**Stored data entries**
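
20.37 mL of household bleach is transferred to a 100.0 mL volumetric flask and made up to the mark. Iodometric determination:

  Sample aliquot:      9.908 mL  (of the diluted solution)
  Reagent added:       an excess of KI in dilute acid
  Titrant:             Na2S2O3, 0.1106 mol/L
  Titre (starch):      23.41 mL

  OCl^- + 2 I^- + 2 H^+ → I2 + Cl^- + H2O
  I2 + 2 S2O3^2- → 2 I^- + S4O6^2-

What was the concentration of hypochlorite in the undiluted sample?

n(S2O3^2-) = 0.02341 × 0.1106 = 2.589 × 10^-3 mol
n(I2) = n(S2O3^2-)/2 = 1.295 × 10^-3 mol
n(OCl^-) in the aliquot = 1.295 × 10^-3 mol (1:1 ratio)
[OCl^-]_dilute = 1.295 × 10^-3 / 0.009908 = 0.1307 mol/L
[OCl^-]_original = 0.1307 × 100.0/20.37 = 0.6414 mol/L

0.6414 mol/L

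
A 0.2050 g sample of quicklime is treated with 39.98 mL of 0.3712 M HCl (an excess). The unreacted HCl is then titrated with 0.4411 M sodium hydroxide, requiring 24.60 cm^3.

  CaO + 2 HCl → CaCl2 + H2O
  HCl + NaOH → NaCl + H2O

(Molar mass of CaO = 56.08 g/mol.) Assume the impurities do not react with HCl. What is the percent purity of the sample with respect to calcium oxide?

54.57 %

n(HCl) added = 0.03998 × 0.3712 = 0.01484 mol
n(NaOH) used in back-titration = 0.02460 × 0.4411 = 0.01085 mol
n(HCl) left over = 0.01085 mol (1:1 ratio)
n(HCl) consumed by analyte = 0.01484 − 0.01085 = 3.990 × 10^-3 mol
From the 1:2 ratio, n(CaO) = 1/2 × 3.990 × 10^-3 = 1.995 × 10^-3 mol
mass of CaO = 1.995 × 10^-3 × 56.08 = 0.1119 g
% CaO = 0.1119 / 0.2050 × 100 = 54.57 %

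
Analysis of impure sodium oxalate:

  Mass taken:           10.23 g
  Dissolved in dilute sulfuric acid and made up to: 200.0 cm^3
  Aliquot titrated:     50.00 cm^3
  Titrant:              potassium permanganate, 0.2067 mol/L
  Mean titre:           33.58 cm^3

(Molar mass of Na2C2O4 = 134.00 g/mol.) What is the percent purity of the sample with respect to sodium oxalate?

90.92 %

2 MnO4^- + 5 C2O4^2- + 16 H^+ → 2 Mn^2+ + 10 CO2 + 8 H2O
n(KMnO4) per titration = 0.03358 × 0.2067 = 6.941 × 10^-3 mol
From the 5:2 ratio, n(Na2C2O4) in each aliquot = 5/2 × 6.941 × 10^-3 = 0.01735 mol
n(Na2C2O4) in the whole flask = 0.01735 × 200.0/50.00 = 0.06941 mol
mass of Na2C2O4 = 0.06941 × 134.00 = 9.301 g
% Na2C2O4 = 9.301 / 10.23 × 100 = 90.92 %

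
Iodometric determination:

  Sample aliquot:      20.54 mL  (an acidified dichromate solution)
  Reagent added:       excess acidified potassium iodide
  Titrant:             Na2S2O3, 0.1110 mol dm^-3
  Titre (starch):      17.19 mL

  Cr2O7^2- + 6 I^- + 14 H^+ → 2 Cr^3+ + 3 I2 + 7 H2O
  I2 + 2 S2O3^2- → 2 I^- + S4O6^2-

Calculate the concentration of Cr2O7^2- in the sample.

0.01548 mol/L

n(S2O3^2-) = 0.01719 × 0.1110 = 1.908 × 10^-3 mol
n(I2) = n(S2O3^2-)/2 = 9.540 × 10^-4 mol
From the 1:3 ratio, n(Cr2O7^2-) in the aliquot = 1/3 × 9.540 × 10^-4 = 3.180 × 10^-4 mol
[Cr2O7^2-] = 3.180 × 10^-4 / 0.02054 = 0.01548 mol/L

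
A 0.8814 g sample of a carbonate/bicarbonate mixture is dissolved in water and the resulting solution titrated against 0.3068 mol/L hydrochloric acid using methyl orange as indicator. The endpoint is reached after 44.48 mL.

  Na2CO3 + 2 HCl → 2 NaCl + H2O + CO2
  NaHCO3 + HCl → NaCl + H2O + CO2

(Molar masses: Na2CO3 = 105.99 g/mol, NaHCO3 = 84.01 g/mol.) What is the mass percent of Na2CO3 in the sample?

n(HCl) = 0.04448 × 0.3068 = 0.01365 mol
Let x = n(Na2CO3), y = n(NaHCO3).
Titrant: 2x + 1y = 0.01365;  mass: 105.99x + 84.01y = 0.8814
Solving, x = 4.273 × 10^-3 mol, y = 5.101 × 10^-3 mol
mass of Na2CO3 = 4.273 × 10^-3 × 105.99 = 0.4529 g
% Na2CO3 = 0.4529 / 0.8814 × 100 = 51.38 %

51.38 %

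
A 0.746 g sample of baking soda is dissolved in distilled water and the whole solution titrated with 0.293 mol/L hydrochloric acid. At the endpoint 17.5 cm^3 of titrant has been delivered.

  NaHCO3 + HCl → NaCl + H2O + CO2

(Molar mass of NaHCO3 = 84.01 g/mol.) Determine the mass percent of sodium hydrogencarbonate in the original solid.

n(HCl) = 0.0175 L × 0.293 mol/L = 5.13 × 10^-3 mol
n(NaHCO3) = 5.13 × 10^-3 mol (1:1 ratio)
mass of NaHCO3 = 5.13 × 10^-3 × 84.01 g/mol = 0.431 g
% NaHCO3 = 0.431 / 0.746 × 100 = 57.7 %

57.7 %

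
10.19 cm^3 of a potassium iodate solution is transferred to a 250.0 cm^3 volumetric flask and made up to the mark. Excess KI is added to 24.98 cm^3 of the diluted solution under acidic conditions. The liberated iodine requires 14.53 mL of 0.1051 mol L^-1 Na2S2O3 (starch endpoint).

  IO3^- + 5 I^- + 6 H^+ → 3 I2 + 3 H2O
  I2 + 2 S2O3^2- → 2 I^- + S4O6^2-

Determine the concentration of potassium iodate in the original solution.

0.2500 mol/L

n(S2O3^2-) = 0.01453 × 0.1051 = 1.527 × 10^-3 mol
n(I2) = n(S2O3^2-)/2 = 7.636 × 10^-4 mol
From the 1:3 ratio, n(IO3^-) in the aliquot = 1/3 × 7.636 × 10^-4 = 2.545 × 10^-4 mol
[IO3^-]_dilute = 2.545 × 10^-4 / 0.02498 = 0.01019 mol/L
[IO3^-]_original = 0.01019 × 250.0/10.19 = 0.2500 mol/L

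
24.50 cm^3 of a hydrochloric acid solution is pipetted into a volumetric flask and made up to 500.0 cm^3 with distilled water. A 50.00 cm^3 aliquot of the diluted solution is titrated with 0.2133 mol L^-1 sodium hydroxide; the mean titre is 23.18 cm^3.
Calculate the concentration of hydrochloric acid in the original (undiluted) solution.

HCl + NaOH → NaCl + H2O
n(NaOH) = 0.02318 × 0.2133 = 4.944 × 10^-3 mol
n(HCl) in the aliquot = 4.944 × 10^-3 mol (1:1 ratio)
[HCl]_dilute = 4.944 × 10^-3 / 0.05000 = 0.09889 mol/L
Dilution factor = 500.0 / 24.50 = 20.41
[HCl]_stock = 0.09889 × 20.41 = 2.018 mol/L

2.018 mol/L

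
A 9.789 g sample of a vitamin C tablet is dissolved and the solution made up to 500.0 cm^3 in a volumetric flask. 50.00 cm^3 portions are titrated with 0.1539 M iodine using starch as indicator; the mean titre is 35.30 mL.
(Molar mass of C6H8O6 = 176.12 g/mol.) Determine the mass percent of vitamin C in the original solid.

97.74 %

C6H8O6 + I2 → C6H6O6 + 2 HI
n(I2) per titration = 0.03530 × 0.1539 = 5.433 × 10^-3 mol
n(C6H8O6) in each aliquot = 5.433 × 10^-3 mol (1:1 ratio)
n(C6H8O6) in the whole flask = 5.433 × 10^-3 × 500.0/50.00 = 0.05433 mol
mass of C6H8O6 = 0.05433 × 176.12 = 9.568 g
% C6H8O6 = 9.568 / 9.789 × 100 = 97.74 %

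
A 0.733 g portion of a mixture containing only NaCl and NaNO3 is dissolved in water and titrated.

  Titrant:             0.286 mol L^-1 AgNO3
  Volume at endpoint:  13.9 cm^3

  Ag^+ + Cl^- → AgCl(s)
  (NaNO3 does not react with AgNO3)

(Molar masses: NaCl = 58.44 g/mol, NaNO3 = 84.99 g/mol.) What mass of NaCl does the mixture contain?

0.232 g

n(AgNO3) = 0.0139 × 0.286 = 3.98 × 10^-3 mol
Let x = n(NaCl), y = n(NaNO3).
Titrant: 1x = 3.98 × 10^-3;  mass: 58.44x + 84.99y = 0.733
Solving, x = 3.98 × 10^-3 mol, y = 5.89 × 10^-3 mol
mass of NaCl = 3.98 × 10^-3 × 58.44 = 0.232 g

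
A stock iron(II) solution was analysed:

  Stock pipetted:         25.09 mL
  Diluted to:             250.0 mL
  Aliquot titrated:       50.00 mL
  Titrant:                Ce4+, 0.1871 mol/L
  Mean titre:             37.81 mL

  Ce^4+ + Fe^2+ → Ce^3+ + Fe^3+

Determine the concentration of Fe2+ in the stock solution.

1.410 mol/L

n(Ce4+) = 0.03781 × 0.1871 = 7.074 × 10^-3 mol
n(Fe2+) in the aliquot = 7.074 × 10^-3 mol (1:1 ratio)
[Fe2+]_dilute = 7.074 × 10^-3 / 0.05000 = 0.1415 mol/L
Dilution factor = 250.0 / 25.09 = 9.964
[Fe2+]_stock = 0.1415 × 9.964 = 1.410 mol/L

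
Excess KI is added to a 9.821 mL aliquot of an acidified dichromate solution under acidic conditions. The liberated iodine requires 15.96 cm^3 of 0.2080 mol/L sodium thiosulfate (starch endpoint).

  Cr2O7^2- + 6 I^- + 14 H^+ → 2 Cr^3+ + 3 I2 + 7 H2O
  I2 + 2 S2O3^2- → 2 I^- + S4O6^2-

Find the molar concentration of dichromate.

n(S2O3^2-) = 0.01596 × 0.2080 = 3.320 × 10^-3 mol
n(I2) = n(S2O3^2-)/2 = 1.660 × 10^-3 mol
From the 1:3 ratio, n(Cr2O7^2-) in the aliquot = 1/3 × 1.660 × 10^-3 = 5.533 × 10^-4 mol
[Cr2O7^2-] = 5.533 × 10^-4 / 0.009821 = 0.05634 mol/L

0.05634 mol/L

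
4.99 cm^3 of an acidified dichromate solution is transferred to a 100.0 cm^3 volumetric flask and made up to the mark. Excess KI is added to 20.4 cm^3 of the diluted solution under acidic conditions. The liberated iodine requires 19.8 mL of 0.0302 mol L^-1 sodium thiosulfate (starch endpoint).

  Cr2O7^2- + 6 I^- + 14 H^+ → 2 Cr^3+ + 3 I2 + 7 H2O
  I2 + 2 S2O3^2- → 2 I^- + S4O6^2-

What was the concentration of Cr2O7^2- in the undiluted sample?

0.0979 mol/L

n(S2O3^2-) = 0.0198 × 0.0302 = 5.98 × 10^-4 mol
n(I2) = n(S2O3^2-)/2 = 2.99 × 10^-4 mol
From the 1:3 ratio, n(Cr2O7^2-) in the aliquot = 1/3 × 2.99 × 10^-4 = 9.97 × 10^-5 mol
[Cr2O7^2-]_dilute = 9.97 × 10^-5 / 0.0204 = 0.00489 mol/L
[Cr2O7^2-]_original = 0.00489 × 100.0/4.99 = 0.0979 mol/L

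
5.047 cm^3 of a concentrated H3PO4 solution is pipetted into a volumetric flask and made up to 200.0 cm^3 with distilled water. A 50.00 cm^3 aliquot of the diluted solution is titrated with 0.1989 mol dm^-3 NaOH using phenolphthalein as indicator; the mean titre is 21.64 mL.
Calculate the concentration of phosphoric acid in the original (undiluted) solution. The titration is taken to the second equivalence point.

H3PO4 + 2 NaOH → Na2HPO4 + 2 H2O
n(NaOH) = 0.02164 × 0.1989 = 4.304 × 10^-3 mol
From the 1:2 ratio, n(H3PO4) in the aliquot = 1/2 × 4.304 × 10^-3 = 2.152 × 10^-3 mol
[H3PO4]_dilute = 2.152 × 10^-3 / 0.05000 = 0.04304 mol/L
Dilution factor = 200.0 / 5.047 = 39.63
[H3PO4]_stock = 0.04304 × 39.63 = 1.706 mol/L

1.706 mol/L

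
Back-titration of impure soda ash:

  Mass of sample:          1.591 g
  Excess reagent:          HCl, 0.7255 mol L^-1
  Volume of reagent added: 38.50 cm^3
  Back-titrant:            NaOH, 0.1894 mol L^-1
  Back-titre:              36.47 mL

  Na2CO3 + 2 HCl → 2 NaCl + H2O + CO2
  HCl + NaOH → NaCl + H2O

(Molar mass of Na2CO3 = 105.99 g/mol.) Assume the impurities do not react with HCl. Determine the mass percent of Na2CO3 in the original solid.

70.03 %

n(HCl) added = 0.03850 × 0.7255 = 0.02793 mol
n(NaOH) used in back-titration = 0.03647 × 0.1894 = 6.907 × 10^-3 mol
n(HCl) left over = 6.907 × 10^-3 mol (1:1 ratio)
n(HCl) consumed by analyte = 0.02793 − 6.907 × 10^-3 = 0.02102 mol
From the 1:2 ratio, n(Na2CO3) = 1/2 × 0.02102 = 0.01051 mol
mass of Na2CO3 = 0.01051 × 105.99 = 1.114 g
% Na2CO3 = 1.114 / 1.591 × 100 = 70.03 %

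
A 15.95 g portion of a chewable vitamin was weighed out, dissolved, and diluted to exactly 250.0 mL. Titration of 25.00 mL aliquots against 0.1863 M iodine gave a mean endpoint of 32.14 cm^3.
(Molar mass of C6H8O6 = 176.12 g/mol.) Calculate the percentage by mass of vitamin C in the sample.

C6H8O6 + I2 → C6H6O6 + 2 HI
n(I2) per titration = 0.03214 × 0.1863 = 5.988 × 10^-3 mol
n(C6H8O6) in each aliquot = 5.988 × 10^-3 mol (1:1 ratio)
n(C6H8O6) in the whole flask = 5.988 × 10^-3 × 250.0/25.00 = 0.05988 mol
mass of C6H8O6 = 0.05988 × 176.12 = 10.55 g
% C6H8O6 = 10.55 / 15.95 × 100 = 66.12 %

66.12 %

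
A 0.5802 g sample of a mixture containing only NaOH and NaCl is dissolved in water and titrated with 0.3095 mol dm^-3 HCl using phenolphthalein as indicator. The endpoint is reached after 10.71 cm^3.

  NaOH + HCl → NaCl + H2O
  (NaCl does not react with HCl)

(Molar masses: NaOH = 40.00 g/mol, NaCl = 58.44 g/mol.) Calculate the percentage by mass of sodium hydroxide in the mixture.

22.85 %

n(HCl) = 0.01071 × 0.3095 = 3.315 × 10^-3 mol
Let x = n(NaOH), y = n(NaCl).
Titrant: 1x = 3.315 × 10^-3;  mass: 40.00x + 58.44y = 0.5802
Solving, x = 3.315 × 10^-3 mol, y = 7.659 × 10^-3 mol
mass of NaOH = 3.315 × 10^-3 × 40.00 = 0.1326 g
% NaOH = 0.1326 / 0.5802 × 100 = 22.85 %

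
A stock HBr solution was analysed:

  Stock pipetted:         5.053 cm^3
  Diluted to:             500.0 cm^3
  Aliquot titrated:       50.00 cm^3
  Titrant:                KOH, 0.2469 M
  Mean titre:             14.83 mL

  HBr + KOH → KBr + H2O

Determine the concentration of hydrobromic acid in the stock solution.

7.246 M

n(KOH) = 0.01483 × 0.2469 = 3.662 × 10^-3 mol
n(HBr) in the aliquot = 3.662 × 10^-3 mol (1:1 ratio)
[HBr]_dilute = 3.662 × 10^-3 / 0.05000 = 0.07323 mol/L
Dilution factor = 500.0 / 5.053 = 98.95
[HBr]_stock = 0.07323 × 98.95 = 7.246 mol/L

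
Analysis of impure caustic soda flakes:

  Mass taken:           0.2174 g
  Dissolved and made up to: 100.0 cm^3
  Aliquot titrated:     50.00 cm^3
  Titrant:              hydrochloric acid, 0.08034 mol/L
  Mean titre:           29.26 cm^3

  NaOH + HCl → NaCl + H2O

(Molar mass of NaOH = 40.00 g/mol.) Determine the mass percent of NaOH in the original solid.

86.50 %

n(HCl) per titration = 0.02926 × 0.08034 = 2.351 × 10^-3 mol
n(NaOH) in each aliquot = 2.351 × 10^-3 mol (1:1 ratio)
n(NaOH) in the whole flask = 2.351 × 10^-3 × 100.0/50.00 = 4.701 × 10^-3 mol
mass of NaOH = 4.701 × 10^-3 × 40.00 = 0.1881 g
% NaOH = 0.1881 / 0.2174 × 100 = 86.50 %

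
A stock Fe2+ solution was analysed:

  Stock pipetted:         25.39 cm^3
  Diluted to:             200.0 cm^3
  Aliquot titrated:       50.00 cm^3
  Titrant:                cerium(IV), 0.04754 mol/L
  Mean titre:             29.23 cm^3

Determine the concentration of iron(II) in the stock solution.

0.2189 mol/L

Ce^4+ + Fe^2+ → Ce^3+ + Fe^3+
n(Ce4+) = 0.02923 × 0.04754 = 1.390 × 10^-3 mol
n(Fe2+) in the aliquot = 1.390 × 10^-3 mol (1:1 ratio)
[Fe2+]_dilute = 1.390 × 10^-3 / 0.05000 = 0.02779 mol/L
Dilution factor = 200.0 / 25.39 = 7.877
[Fe2+]_stock = 0.02779 × 7.877 = 0.2189 mol/L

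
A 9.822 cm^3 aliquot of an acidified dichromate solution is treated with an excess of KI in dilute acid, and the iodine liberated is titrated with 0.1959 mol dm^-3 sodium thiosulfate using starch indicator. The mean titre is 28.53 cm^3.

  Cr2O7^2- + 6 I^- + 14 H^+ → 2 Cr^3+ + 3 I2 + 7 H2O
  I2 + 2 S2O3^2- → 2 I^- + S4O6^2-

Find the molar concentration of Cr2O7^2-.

0.09484 mol/L

n(S2O3^2-) = 0.02853 × 0.1959 = 5.589 × 10^-3 mol
n(I2) = n(S2O3^2-)/2 = 2.795 × 10^-3 mol
From the 1:3 ratio, n(Cr2O7^2-) in the aliquot = 1/3 × 2.795 × 10^-3 = 9.315 × 10^-4 mol
[Cr2O7^2-] = 9.315 × 10^-4 / 0.009822 = 0.09484 mol/L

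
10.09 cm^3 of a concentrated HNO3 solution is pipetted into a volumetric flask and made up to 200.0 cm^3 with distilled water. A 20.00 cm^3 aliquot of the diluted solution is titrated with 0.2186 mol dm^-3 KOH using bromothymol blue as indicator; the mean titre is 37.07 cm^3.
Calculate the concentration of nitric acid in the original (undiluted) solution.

HNO3 + KOH → KNO3 + H2O
n(KOH) = 0.03707 × 0.2186 = 8.104 × 10^-3 mol
n(HNO3) in the aliquot = 8.104 × 10^-3 mol (1:1 ratio)
[HNO3]_dilute = 8.104 × 10^-3 / 0.02000 = 0.4052 mol/L
Dilution factor = 200.0 / 10.09 = 19.82
[HNO3]_stock = 0.4052 × 19.82 = 8.031 mol/L

8.031 mol/L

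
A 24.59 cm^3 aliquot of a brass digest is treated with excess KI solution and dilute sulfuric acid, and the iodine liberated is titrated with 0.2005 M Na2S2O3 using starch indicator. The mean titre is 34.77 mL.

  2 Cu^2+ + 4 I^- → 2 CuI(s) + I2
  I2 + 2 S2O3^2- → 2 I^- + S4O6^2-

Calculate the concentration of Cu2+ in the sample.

0.2835 M

n(S2O3^2-) = 0.03477 × 0.2005 = 6.971 × 10^-3 mol
n(I2) = n(S2O3^2-)/2 = 3.486 × 10^-3 mol
From the 2:1 ratio, n(Cu2+) in the aliquot = 2/1 × 3.486 × 10^-3 = 6.971 × 10^-3 mol
[Cu2+] = 6.971 × 10^-3 / 0.02459 = 0.2835 mol/L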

**Problem to solve**
Pull out all lines in the data above that include "after".

**Your solution**
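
A 0.8814 g sample of a carbonate/bicarbonate mixture is dissolved in water and the resulting solution titrated against 0.3068 mol/L hydrochloric acid using methyl orange as indicator. The endpoint is reached after 44.48 mL.
A 0.5802 g sample of a mixture containing only NaOH and NaCl is dissolved in water and titrated with 0.3095 mol dm^-3 HCl using phenolphthalein as indicator. The endpoint is reached after 10.71 cm^3.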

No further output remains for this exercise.